§ Directions: For this exercise, restate the data below with no change at all.

Start of Available records

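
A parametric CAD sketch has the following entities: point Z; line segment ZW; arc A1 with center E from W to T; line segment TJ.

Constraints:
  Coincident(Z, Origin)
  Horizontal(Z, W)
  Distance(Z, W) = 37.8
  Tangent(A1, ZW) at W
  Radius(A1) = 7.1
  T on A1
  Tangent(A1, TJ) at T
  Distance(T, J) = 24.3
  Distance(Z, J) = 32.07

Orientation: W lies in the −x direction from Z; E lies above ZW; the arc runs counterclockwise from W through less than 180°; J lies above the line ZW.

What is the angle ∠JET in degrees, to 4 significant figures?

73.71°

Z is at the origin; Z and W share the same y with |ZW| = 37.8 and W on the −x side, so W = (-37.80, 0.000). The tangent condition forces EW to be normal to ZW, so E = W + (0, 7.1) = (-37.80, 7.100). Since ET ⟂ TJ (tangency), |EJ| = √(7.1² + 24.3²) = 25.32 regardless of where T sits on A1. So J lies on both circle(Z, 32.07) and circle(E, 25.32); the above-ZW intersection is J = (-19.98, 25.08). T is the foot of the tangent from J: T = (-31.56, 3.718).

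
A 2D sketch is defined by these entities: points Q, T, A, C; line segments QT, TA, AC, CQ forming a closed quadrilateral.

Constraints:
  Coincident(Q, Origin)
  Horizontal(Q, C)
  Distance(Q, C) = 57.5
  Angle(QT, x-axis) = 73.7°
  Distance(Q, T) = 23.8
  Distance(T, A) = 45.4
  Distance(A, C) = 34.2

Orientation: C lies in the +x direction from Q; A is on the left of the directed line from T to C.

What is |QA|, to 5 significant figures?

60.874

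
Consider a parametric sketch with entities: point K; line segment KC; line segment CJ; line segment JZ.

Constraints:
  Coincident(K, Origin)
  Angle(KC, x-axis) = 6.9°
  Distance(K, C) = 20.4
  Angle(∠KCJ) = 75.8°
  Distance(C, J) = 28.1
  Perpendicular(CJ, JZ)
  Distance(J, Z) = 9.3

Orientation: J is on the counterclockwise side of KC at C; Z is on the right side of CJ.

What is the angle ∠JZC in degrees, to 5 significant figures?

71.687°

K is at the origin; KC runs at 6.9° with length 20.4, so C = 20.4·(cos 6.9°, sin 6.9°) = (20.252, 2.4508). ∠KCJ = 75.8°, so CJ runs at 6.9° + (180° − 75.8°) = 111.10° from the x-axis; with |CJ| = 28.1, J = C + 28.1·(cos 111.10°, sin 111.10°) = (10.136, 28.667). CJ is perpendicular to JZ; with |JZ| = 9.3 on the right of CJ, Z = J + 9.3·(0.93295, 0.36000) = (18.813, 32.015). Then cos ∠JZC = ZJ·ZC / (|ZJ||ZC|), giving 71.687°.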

End of Available records

§ Task answer:
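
A parametric CAD sketch has the following entities: point Z; line segment ZW; arc A1 with center E from W to T; line segment TJ.

Constraints:
  Coincident(Z, Origin)
  Horizontal(Z, W)
  Distance(Z, W) = 37.8
  Tangent(A1, ZW) at W
  Radius(A1) = 7.1
  T on A1
  Tangent(A1, TJ) at T
  Distance(T, J) = 24.3
  Distance(Z, J) = 32.07

Orientation: W lies in the −x direction from Z; E lies above ZW; the arc runs counterclockwise from W through less than 180°; J lies above the line ZW.

What is the angle ∠JET in degrees, to 4 significant figures?

73.71°

Z is at the origin; Z and W share the same y with |ZW| = 37.8 and W on the −x side, so W = (-37.80, 0.000). The tangent condition forces EW to be normal to ZW, so E = W + (0, 7.1) = (-37.80, 7.100). Since ET ⟂ TJ (tangency), |EJ| = √(7.1² + 24.3²) = 25.32 regardless of where T sits on A1. So J lies on both circle(Z, 32.07) and circle(E, 25.32); the above-ZW intersection is J = (-19.98, 25.08). T is the foot of the tangent from J: T = (-31.56, 3.718).

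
A 2D sketch is defined by these entities: points Q, T, A, C; line segments QT, TA, AC, CQ forming a closed quadrilateral.

Constraints:
  Coincident(Q, Origin)
  Horizontal(Q, C)
  Distance(Q, C) = 57.5
  Angle(QT, x-axis) = 73.7°
  Distance(Q, T) = 23.8
  Distance(T, A) = 45.4
  Distance(A, C) = 34.2

Orientation: C lies in the +x direction from Q; A is on the left of the directed line from T to C.

What is |QA|, to 5 significant figures?

60.874

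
Consider a parametric sketch with entities: point K; line segment KC; line segment CJ; line segment JZ.

Constraints:
  Coincident(K, Origin)
  Angle(KC, x-axis) = 6.9°
  Distance(K, C) = 20.4
  Angle(∠KCJ) = 75.8°
  Distance(C, J) = 28.1
  Perpendicular(CJ, JZ)
  Distance(J, Z) = 9.3

Orientation: J is on the counterclockwise side of KC at C; Z is on the right side of CJ.

What is the angle ∠JZC in degrees, to 5 significant figures?

71.687°

K is at the origin; KC runs at 6.9° with length 20.4, so C = 20.4·(cos 6.9°, sin 6.9°) = (20.252, 2.4508). ∠KCJ = 75.8°, so CJ runs at 6.9° + (180° − 75.8°) = 111.10° from the x-axis; with |CJ| = 28.1, J = C + 28.1·(cos 111.10°, sin 111.10°) = (10.136, 28.667). CJ is perpendicular to JZ; with |JZ| = 9.3 on the right of CJ, Z = J + 9.3·(0.93295, 0.36000) = (18.813, 32.015). Then cos ∠JZC = ZJ·ZC / (|ZJ||ZC|), giving 71.687°.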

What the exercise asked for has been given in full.